[[ DATA TO PROCESS, beginning ]]

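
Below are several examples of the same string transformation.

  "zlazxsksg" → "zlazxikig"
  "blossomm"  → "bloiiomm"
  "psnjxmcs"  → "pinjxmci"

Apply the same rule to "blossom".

bloiiom

Looking at the pairs, the operation is to replace every "s" with "i".
"blossom" → "bloiiom".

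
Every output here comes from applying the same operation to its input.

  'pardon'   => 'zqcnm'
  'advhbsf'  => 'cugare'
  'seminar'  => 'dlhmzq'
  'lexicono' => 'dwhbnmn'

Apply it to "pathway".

What's happening: delete the first character, then shift every letter 1 place backward in the alphabet (wrapping around).
Starting from "pathway": after the first operation, "athway"; after the second, "zsgvzx".

zsgvzx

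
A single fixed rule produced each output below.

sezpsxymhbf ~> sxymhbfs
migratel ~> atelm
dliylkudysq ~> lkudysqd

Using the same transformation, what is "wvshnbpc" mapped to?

The transformation: move the first character to the end, then delete the first 3 characters.
Applying both steps to "wvshnbpc": "vshnbpcw", then "nbpcw".

nbpcw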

[[ DATA TO PROCESS, end ]]

WHAT IS BEING ASKED: Repeat all of the data exactly. Include every line.

TASK SOLUTION:
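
Below are several examples of the same string transformation.

  "zlazxsksg" → "zlazxikig"
  "blossomm"  → "bloiiomm"
  "psnjxmcs"  → "pinjxmci"

Apply the same rule to "blossom".

bloiiom

Looking at the pairs, the operation is to replace every "s" with "i".
"blossom" → "bloiiom".

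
Every output here comes from applying the same operation to its input.

  'pardon'   => 'zqcnm'
  'advhbsf'  => 'cugare'
  'seminar'  => 'dlhmzq'
  'lexicono' => 'dwhbnmn'

Apply it to "pathway".

What's happening: delete the first character, then shift every letter 1 place backward in the alphabet (wrapping around).
Starting from "pathway": after the first operation, "athway"; after the second, "zsgvzx".

zsgvzx

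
A single fixed rule produced each output below.

sezpsxymhbf ~> sxymhbfs
migratel ~> atelm
dliylkudysq ~> lkudysqd

Using the same transformation, what is "wvshnbpc" mapped to?

The transformation: move the first character to the end, then delete the first 3 characters.
Applying both steps to "wvshnbpc": "vshnbpcw", then "nbpcw".

nbpcw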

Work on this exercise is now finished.